■ **Exercise requirements**: The answer must be an exact copy of the listing below.

______

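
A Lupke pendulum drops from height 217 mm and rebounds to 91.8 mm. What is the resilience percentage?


Resilience = h_rebound / h_drop * 100
= 91.8 / 217 * 100
= 42.3%

42.3%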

______

■ **Solution for this task**:
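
A Lupke pendulum drops from height 217 mm and rebounds to 91.8 mm. What is the resilience percentage?


Resilience = h_rebound / h_drop * 100
= 91.8 / 217 * 100
= 42.3%

42.3%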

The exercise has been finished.